Saved entries
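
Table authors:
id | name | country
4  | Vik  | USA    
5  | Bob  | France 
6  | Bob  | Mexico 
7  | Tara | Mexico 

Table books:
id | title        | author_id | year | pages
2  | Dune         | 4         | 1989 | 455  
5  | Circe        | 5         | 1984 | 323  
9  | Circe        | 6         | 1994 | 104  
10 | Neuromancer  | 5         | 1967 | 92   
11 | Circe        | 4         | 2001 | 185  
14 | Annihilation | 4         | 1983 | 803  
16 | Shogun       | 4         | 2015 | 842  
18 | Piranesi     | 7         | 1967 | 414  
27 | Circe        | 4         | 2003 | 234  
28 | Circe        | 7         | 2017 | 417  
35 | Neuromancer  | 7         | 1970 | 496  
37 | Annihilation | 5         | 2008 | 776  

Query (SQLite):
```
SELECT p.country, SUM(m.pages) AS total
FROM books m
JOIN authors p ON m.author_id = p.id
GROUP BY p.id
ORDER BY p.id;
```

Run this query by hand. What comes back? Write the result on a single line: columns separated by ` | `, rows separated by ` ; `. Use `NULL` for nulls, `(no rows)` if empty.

USA | 2519 ; France | 1191 ; Mexico | 104 ; Mexico | 1327

Join each books row to its authors via author_id.
Group joined rows by authors.id; compute SUM(m.pages) per group.
  4: ids {2, 11, 14, 16, 27} → SUM(m.pages)=2519
  5: ids {5, 10, 37} → SUM(m.pages)=1191
  6: ids {9} → SUM(m.pages)=104
  7: ids {18, 28, 35} → SUM(m.pages)=1327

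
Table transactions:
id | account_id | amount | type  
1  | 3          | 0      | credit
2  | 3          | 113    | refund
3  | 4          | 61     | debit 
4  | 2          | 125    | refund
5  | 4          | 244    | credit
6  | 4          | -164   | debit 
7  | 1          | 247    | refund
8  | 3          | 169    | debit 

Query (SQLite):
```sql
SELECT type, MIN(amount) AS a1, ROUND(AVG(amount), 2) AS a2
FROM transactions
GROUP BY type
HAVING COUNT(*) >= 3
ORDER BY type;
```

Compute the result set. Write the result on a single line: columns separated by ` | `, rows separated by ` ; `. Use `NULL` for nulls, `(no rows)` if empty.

Group transactions by type.
Per group compute: MIN(amount), ROUND(AVG(amount), 2).
HAVING: drop groups with fewer than 3 rows.
  credit: ids {1, 5} → MIN(amount)=0, ROUND(AVG(amount), 2)=122
  debit: ids {3, 6, 8} → MIN(amount)=-164, ROUND(AVG(amount), 2)=22
  refund: ids {2, 4, 7} → MIN(amount)=113, ROUND(AVG(amount), 2)=161.67

debit | -164 | 22 ; refund | 113 | 161.67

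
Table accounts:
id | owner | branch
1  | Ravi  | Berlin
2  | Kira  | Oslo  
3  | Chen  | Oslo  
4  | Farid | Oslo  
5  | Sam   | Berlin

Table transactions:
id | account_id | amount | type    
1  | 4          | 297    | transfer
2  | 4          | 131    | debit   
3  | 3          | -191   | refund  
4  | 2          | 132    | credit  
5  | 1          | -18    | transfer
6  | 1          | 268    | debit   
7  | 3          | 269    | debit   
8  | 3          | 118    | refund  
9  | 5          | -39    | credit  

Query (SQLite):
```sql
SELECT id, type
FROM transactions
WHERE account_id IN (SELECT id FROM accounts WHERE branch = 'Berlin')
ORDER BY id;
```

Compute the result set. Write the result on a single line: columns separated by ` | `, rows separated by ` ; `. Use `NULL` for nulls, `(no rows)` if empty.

5 | transfer ; 6 | debit ; 9 | credit

Inner query: accounts.id where branch = 'Berlin'.
Outer: keep transactions rows whose account_id is in that set.
Inner query → {1, 5}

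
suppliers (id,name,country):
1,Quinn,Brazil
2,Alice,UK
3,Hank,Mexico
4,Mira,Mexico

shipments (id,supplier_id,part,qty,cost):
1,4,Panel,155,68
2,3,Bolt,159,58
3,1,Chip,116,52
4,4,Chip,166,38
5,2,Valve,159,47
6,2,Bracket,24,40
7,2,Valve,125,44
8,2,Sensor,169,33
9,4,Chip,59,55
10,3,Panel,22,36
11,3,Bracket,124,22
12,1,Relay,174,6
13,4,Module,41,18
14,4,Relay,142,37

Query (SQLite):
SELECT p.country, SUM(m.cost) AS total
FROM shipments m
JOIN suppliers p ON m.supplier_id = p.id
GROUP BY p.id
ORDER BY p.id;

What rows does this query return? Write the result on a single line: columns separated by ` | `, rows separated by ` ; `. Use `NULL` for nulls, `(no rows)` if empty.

Brazil | 58 ; UK | 164 ; Mexico | 116 ; Mexico | 216

Join each shipments row to its suppliers via supplier_id.
Group joined rows by suppliers.id; compute SUM(m.cost) per group.
  1: ids {3, 12} → SUM(m.cost)=58
  2: ids {5, 6, 7, 8} → SUM(m.cost)=164
  3: ids {2, 10, 11} → SUM(m.cost)=116
  4: ids {1, 4, 9, 13, 14} → SUM(m.cost)=216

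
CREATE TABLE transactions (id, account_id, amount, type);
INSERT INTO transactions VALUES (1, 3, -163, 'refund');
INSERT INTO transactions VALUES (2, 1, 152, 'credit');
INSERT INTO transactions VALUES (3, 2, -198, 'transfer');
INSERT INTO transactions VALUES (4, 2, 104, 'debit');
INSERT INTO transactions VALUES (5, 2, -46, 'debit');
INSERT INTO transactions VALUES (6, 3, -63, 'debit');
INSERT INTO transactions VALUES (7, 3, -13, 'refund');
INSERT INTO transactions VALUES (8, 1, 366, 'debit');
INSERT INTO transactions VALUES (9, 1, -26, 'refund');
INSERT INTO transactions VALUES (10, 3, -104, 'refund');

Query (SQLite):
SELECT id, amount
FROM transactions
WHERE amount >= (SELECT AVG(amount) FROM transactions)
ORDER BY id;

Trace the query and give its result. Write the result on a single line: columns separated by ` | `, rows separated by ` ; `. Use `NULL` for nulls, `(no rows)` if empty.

2 | 152 ; 4 | 104 ; 8 | 366

Scalar subquery: AVG(amount) over all transactions rows = 0.9.
Keep rows where amount >= that value.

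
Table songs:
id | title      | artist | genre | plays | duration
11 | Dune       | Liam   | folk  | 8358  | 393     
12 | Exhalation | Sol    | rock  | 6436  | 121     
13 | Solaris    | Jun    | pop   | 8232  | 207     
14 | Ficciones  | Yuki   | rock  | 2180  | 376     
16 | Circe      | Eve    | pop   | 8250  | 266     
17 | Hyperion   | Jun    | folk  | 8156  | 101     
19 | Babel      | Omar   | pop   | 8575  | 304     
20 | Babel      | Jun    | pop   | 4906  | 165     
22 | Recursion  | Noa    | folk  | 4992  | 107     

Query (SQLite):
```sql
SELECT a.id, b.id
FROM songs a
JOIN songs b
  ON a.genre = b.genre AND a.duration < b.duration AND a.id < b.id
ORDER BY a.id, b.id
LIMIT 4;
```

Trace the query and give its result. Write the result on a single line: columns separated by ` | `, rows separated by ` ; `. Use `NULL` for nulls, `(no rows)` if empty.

12 | 14 ; 13 | 16 ; 13 | 19 ; 16 | 19

Pairs (a,b) with same genre, a.duration < b.duration, a.id < b.id.
genre groups: folk:{11,17,22} pop:{13,16,19,20} rock:{12,14}
Ordered by (a.id, b.id); first 4.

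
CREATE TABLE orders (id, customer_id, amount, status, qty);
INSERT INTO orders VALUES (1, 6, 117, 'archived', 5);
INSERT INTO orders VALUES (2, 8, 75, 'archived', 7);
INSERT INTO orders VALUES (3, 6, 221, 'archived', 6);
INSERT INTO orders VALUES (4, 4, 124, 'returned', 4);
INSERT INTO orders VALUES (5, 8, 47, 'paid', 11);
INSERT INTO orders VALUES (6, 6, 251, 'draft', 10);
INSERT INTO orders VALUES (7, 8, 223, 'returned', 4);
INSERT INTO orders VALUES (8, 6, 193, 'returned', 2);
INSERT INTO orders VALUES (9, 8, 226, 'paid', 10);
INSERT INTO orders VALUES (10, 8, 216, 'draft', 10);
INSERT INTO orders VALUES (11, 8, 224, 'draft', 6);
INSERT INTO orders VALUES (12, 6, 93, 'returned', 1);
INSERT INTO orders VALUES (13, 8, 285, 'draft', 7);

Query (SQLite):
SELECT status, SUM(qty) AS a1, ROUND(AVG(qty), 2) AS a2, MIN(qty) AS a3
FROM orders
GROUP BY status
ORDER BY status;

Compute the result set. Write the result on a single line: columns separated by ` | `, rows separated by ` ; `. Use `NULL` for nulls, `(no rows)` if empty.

archived | 18 | 6 | 5 ; draft | 33 | 8.25 | 6 ; paid | 21 | 10.5 | 10 ; returned | 11 | 2.75 | 1

Group orders by status.
Per group compute: SUM(qty), ROUND(AVG(qty), 2), MIN(qty).
  archived: ids {1, 2, 3} → SUM(qty)=18, ROUND(AVG(qty), 2)=6, MIN(qty)=5
  draft: ids {6, 10, 11, 13} → SUM(qty)=33, ROUND(AVG(qty), 2)=8.25, MIN(qty)=6
  paid: ids {5, 9} → SUM(qty)=21, ROUND(AVG(qty), 2)=10.5, MIN(qty)=10
  returned: ids {4, 7, 8, 12} → SUM(qty)=11, ROUND(AVG(qty), 2)=2.75, MIN(qty)=1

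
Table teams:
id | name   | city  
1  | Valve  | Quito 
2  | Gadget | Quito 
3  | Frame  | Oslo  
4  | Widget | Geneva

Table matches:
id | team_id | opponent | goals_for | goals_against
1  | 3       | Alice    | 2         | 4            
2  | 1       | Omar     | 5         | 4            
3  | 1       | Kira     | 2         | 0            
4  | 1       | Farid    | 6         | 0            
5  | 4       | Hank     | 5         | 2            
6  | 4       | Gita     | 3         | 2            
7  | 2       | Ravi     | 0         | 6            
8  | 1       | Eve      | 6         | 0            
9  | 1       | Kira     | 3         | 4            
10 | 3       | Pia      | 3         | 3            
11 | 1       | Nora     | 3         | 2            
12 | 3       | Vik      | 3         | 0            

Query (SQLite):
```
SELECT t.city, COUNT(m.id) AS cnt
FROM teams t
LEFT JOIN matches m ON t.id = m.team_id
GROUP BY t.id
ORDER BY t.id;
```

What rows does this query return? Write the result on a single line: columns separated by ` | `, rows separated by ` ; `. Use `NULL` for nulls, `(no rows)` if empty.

Quito | 6 ; Quito | 1 ; Oslo | 3 ; Geneva | 2

LEFT JOIN keeps every teams row; unmatched ones get NULL for matches columns.
Group by teams.id and compute COUNT(m.id). COUNT(col) of an all-NULL group is 0.
  1: ids {2, 3, 4, 8, 9, 11} → COUNT(m.id)=6
  2: ids {7} → COUNT(m.id)=1
  3: ids {1, 10, 12} → COUNT(m.id)=3
  4: ids {5, 6} → COUNT(m.id)=2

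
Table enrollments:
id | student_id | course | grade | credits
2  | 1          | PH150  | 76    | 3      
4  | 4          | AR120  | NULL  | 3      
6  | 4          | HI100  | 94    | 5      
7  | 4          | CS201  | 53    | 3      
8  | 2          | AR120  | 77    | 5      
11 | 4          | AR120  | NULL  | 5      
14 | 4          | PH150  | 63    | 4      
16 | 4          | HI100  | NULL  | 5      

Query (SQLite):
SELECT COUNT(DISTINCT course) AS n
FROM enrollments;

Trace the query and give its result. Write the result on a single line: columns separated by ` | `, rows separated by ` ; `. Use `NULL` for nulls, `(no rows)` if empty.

4

Count distinct non-NULL course values.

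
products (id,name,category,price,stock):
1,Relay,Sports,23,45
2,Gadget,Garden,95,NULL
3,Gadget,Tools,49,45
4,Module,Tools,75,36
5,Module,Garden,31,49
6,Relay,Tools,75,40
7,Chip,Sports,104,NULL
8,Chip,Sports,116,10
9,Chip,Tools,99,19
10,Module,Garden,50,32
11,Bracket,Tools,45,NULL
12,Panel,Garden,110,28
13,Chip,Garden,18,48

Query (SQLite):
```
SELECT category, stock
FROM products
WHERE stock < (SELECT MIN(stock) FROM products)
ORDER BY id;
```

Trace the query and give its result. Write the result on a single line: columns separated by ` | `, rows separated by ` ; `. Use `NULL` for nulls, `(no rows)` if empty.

(no rows)

Scalar subquery: MIN(stock) over all products rows = 10.
Keep rows where stock < that value.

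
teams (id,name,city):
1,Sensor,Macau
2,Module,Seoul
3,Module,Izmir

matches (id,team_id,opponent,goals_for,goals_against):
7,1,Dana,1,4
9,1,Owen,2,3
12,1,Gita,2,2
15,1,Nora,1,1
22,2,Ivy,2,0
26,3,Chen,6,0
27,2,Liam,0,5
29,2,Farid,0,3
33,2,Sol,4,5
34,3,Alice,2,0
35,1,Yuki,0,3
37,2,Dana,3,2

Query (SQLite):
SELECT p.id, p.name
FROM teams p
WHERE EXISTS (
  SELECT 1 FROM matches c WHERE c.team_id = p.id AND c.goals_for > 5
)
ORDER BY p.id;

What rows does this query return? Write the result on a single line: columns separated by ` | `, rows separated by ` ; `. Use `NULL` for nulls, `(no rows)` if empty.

3 | Module

For each teams row, check whether any matches with matching team_id has goals_for > 5.
Keep rows where that is true.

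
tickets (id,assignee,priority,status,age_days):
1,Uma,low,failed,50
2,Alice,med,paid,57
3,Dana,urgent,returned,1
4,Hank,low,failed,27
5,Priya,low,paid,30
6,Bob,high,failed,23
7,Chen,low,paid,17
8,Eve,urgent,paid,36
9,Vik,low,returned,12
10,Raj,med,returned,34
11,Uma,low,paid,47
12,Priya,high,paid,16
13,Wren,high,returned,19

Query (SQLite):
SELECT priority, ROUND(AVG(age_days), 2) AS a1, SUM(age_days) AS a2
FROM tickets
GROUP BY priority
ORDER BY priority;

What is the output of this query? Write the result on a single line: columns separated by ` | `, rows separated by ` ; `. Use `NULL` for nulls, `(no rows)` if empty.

Group tickets by priority.
Per group compute: ROUND(AVG(age_days), 2), SUM(age_days).
  high: ids {6, 12, 13} → ROUND(AVG(age_days), 2)=19.33, SUM(age_days)=58
  low: ids {1, 4, 5, 7, 9, 11} → ROUND(AVG(age_days), 2)=30.5, SUM(age_days)=183
  med: ids {2, 10} → ROUND(AVG(age_days), 2)=45.5, SUM(age_days)=91
  urgent: ids {3, 8} → ROUND(AVG(age_days), 2)=18.5, SUM(age_days)=37

high | 19.33 | 58 ; low | 30.5 | 183 ; med | 45.5 | 91 ; urgent | 18.5 | 37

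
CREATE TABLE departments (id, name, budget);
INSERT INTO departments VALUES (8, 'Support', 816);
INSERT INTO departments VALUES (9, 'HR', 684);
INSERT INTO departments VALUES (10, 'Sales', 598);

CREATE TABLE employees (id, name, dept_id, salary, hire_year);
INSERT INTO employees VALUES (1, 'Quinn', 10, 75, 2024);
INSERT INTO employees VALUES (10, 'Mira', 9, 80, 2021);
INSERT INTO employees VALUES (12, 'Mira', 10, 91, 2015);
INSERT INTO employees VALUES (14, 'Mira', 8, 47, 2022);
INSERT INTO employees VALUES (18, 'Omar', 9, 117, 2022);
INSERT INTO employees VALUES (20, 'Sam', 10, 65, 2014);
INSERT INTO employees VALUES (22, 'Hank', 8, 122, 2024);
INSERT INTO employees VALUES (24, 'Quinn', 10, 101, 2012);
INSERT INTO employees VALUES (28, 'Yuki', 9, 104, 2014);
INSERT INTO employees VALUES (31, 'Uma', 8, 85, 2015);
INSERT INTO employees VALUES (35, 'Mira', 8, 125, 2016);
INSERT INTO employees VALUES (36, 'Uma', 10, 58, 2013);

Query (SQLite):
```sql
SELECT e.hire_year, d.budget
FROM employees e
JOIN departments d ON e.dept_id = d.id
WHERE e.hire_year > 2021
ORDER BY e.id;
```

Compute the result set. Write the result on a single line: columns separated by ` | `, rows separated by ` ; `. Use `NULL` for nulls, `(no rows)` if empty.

2024 | 598 ; 2022 | 816 ; 2022 | 684 ; 2024 | 816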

■ **PROMPT**
All lines of the entries above where "enrollments" turns up should be reported.

■ **ANSWER SPACE**
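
Table enrollments:
FROM enrollments;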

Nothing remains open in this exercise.